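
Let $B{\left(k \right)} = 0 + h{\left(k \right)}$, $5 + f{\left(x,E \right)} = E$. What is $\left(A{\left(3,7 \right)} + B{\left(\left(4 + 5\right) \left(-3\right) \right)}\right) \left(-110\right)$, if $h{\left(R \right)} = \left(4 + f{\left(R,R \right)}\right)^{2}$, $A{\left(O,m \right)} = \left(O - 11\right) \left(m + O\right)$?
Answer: $-77440$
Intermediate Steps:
$f{\left(x,E \right)} = -5 + E$
$A{\left(O,m \right)} = \left(-11 + O\right) \left(O + m\right)$
$h{\left(R \right)} = \left(-1 + R\right)^{2}$ ($h{\left(R \right)} = \left(4 + \left(-5 + R\right)\right)^{2} = \left(-1 + R\right)^{2}$)
$B{\left(k \right)} = \left(-1 + k\right)^{2}$ ($B{\left(k \right)} = 0 + \left(-1 + k\right)^{2} = \left(-1 + k\right)^{2}$)
$\left(A{\left(3,7 \right)} + B{\left(\left(4 + 5\right) \left(-3\right) \right)}\right) \left(-110\right) = \left(\left(3^{2} - 33 - 77 + 3 \cdot 7\right) + \left(-1 + \left(4 + 5\right) \left(-3\right)\right)^{2}\right) \left(-110\right) = \left(\left(9 - 33 - 77 + 21\right) + \left(-1 + 9 \left(-3\right)\right)^{2}\right) \left(-110\right) = \left(-80 + \left(-1 - 27\right)^{2}\right) \left(-110\right) = \left(-80 + \left(-28\right)^{2}\right) \left(-110\right) = \left(-80 + 784\right) \left(-110\right) = 704 \left(-110\right) = -77440$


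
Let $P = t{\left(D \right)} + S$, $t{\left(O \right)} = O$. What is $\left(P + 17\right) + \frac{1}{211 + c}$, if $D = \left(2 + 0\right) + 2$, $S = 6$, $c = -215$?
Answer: $\frac{107}{4} \approx 26.75$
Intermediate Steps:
$D = 4$ ($D = 2 + 2 = 4$)
$P = 10$ ($P = 4 + 6 = 10$)
$\left(P + 17\right) + \frac{1}{211 + c} = \left(10 + 17\right) + \frac{1}{211 - 215} = 27 + \frac{1}{-4} = 27 - \frac{1}{4} = \frac{107}{4}$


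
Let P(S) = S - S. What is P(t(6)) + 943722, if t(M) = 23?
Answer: 943722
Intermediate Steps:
P(S) = 0
P(t(6)) + 943722 = 0 + 943722 = 943722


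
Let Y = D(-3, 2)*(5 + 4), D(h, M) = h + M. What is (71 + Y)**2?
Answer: 3844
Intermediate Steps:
D(h, M) = M + h
Y = -9 (Y = (2 - 3)*(5 + 4) = -1*9 = -9)
(71 + Y)**2 = (71 - 9)**2 = 62**2 = 3844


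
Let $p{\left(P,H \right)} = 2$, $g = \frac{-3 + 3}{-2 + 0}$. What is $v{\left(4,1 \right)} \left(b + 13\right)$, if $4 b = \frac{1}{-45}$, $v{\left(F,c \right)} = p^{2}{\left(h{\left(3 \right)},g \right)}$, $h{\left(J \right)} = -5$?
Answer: $\frac{2339}{45} \approx 51.978$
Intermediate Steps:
$g = 0$ ($g = \frac{0}{-2} = 0 \left(- \frac{1}{2}\right) = 0$)
$v{\left(F,c \right)} = 4$ ($v{\left(F,c \right)} = 2^{2} = 4$)
$b = - \frac{1}{180}$ ($b = \frac{1}{4 \left(-45\right)} = \frac{1}{4} \left(- \frac{1}{45}\right) = - \frac{1}{180} \approx -0.0055556$)
$v{\left(4,1 \right)} \left(b + 13\right) = 4 \left(- \frac{1}{180} + 13\right) = 4 \cdot \frac{2339}{180} = \frac{2339}{45}$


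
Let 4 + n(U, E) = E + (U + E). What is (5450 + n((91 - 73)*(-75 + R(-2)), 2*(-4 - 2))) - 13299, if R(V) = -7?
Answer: -9353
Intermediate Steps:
n(U, E) = -4 + U + 2*E (n(U, E) = -4 + (E + (U + E)) = -4 + (E + (E + U)) = -4 + (U + 2*E) = -4 + U + 2*E)
(5450 + n((91 - 73)*(-75 + R(-2)), 2*(-4 - 2))) - 13299 = (5450 + (-4 + (91 - 73)*(-75 - 7) + 2*(2*(-4 - 2)))) - 13299 = (5450 + (-4 + 18*(-82) + 2*(2*(-6)))) - 13299 = (5450 + (-4 - 1476 + 2*(-12))) - 13299 = (5450 + (-4 - 1476 - 24)) - 13299 = (5450 - 1504) - 13299 = 3946 - 13299 = -9353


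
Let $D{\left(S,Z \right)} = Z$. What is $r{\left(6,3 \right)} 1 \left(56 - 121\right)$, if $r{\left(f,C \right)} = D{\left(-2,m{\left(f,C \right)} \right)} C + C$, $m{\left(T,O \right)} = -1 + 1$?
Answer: $-195$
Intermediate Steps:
$m{\left(T,O \right)} = 0$
$r{\left(f,C \right)} = C$ ($r{\left(f,C \right)} = 0 C + C = 0 + C = C$)
$r{\left(6,3 \right)} 1 \left(56 - 121\right) = 3 \cdot 1 \left(56 - 121\right) = 3 \left(-65\right) = -195$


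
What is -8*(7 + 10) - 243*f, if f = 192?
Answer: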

_What you have to do_
All lines from the opening of the listing above through the line that contains "Answer: $-77440$" should be given again exactly, and nothing more.

_Response to this exercise_
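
Let $B{\left(k \right)} = 0 + h{\left(k \right)}$, $5 + f{\left(x,E \right)} = E$. What is $\left(A{\left(3,7 \right)} + B{\left(\left(4 + 5\right) \left(-3\right) \right)}\right) \left(-110\right)$, if $h{\left(R \right)} = \left(4 + f{\left(R,R \right)}\right)^{2}$, $A{\left(O,m \right)} = \left(O - 11\right) \left(m + O\right)$?
Answer: $-77440$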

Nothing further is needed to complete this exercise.